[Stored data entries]
• • • •

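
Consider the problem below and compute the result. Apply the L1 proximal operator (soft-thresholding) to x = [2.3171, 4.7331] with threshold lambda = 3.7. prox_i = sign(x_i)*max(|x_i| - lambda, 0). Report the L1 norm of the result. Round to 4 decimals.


Soft-thresholding with lambda = 3.7:
prox(2.3171) = sign(2.3171)*max(|2.3171| - 3.7, 0) = 0.0
prox(4.7331) = sign(4.7331)*max(|4.7331| - 3.7, 0) = 1.0331
prox(x) = [0.0, 1.0331]
||prox(x)||_1 = 0.0 + 1.0331 = 1.0331


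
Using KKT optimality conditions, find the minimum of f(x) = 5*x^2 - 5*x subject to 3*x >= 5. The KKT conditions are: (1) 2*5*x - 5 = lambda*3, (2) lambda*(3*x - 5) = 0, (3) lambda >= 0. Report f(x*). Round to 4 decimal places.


Step 1: Try lambda = 0 (constraint inactive).
x_unc = 5/(2*5) = 0.5
Check: 3*0.5 = 1.5 < 5 -- violated!
Step 2: Constraint must be active: 3*x = 5
x* = 5/3 = 1.6667 (rounded; the exact value 5/3 is used below)
lambda = (2*5*(5/3) - 5)/3 = 3.8889
Step 3: Compute optimal value.
f(x*) = 5*(5/3)^2 - 5*(5/3) = 5.5556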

• • • •

### TASK TO CARRY OUT
Return the data above in full. Keep every line exactly as it is.

### RESPONSE TO THE TASK
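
Consider the problem below and compute the result. Apply the L1 proximal operator (soft-thresholding) to x = [2.3171, 4.7331] with threshold lambda = 3.7. prox_i = sign(x_i)*max(|x_i| - lambda, 0). Report the L1 norm of the result. Round to 4 decimals.


Soft-thresholding with lambda = 3.7:
prox(2.3171) = sign(2.3171)*max(|2.3171| - 3.7, 0) = 0.0
prox(4.7331) = sign(4.7331)*max(|4.7331| - 3.7, 0) = 1.0331
prox(x) = [0.0, 1.0331]
||prox(x)||_1 = 0.0 + 1.0331 = 1.0331


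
Using KKT optimality conditions, find the minimum of f(x) = 5*x^2 - 5*x subject to 3*x >= 5. The KKT conditions are: (1) 2*5*x - 5 = lambda*3, (2) lambda*(3*x - 5) = 0, (3) lambda >= 0. Report f(x*). Round to 4 decimal places.


Step 1: Try lambda = 0 (constraint inactive).
x_unc = 5/(2*5) = 0.5
Check: 3*0.5 = 1.5 < 5 -- violated!
Step 2: Constraint must be active: 3*x = 5
x* = 5/3 = 1.6667 (rounded; the exact value 5/3 is used below)
lambda = (2*5*(5/3) - 5)/3 = 3.8889
Step 3: Compute optimal value.
f(x*) = 5*(5/3)^2 - 5*(5/3) = 5.5556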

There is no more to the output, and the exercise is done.